(Collected data)
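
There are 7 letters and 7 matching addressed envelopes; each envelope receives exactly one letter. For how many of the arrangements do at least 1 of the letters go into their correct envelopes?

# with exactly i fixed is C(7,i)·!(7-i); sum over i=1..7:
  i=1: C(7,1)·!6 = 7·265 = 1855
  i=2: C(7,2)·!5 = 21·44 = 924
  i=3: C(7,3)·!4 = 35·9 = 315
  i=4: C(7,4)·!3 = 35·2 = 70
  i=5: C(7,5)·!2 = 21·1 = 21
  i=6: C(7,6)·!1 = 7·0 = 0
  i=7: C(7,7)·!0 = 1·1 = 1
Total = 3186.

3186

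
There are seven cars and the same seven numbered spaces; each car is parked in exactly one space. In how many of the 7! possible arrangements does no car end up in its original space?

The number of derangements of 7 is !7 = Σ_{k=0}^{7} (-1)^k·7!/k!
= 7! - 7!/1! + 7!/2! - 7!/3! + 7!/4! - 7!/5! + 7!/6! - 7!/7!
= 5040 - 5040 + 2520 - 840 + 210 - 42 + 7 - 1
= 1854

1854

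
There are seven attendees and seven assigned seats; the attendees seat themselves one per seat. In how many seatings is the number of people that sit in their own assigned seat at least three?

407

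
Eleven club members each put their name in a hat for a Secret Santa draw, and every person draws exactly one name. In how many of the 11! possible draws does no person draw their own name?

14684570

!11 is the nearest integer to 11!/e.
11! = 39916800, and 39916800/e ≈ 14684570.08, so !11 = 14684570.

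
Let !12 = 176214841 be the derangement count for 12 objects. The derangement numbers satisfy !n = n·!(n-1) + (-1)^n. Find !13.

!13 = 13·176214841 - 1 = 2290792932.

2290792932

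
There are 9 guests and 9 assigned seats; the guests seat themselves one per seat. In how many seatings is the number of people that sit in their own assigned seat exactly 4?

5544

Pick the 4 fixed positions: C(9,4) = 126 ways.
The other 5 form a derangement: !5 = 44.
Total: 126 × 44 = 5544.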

(THE TASK):
With the line that contains "Let !12 = 176214841" as the start, output every line through the end of the entries exactly. Add no other lines.

(SOLUTION TO THE EXERCISE):
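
Let !12 = 176214841 be the derangement count for 12 objects. The derangement numbers satisfy !n = n·!(n-1) + (-1)^n. Find !13.

!13 = 13·176214841 - 1 = 2290792932.

2290792932

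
There are 9 guests and 9 assigned seats; the guests seat themselves one per seat. In how many seatings is the number of people that sit in their own assigned seat exactly 4?

5544

Pick the 4 fixed positions: C(9,4) = 126 ways.
The other 5 form a derangement: !5 = 44.
Total: 126 × 44 = 5544.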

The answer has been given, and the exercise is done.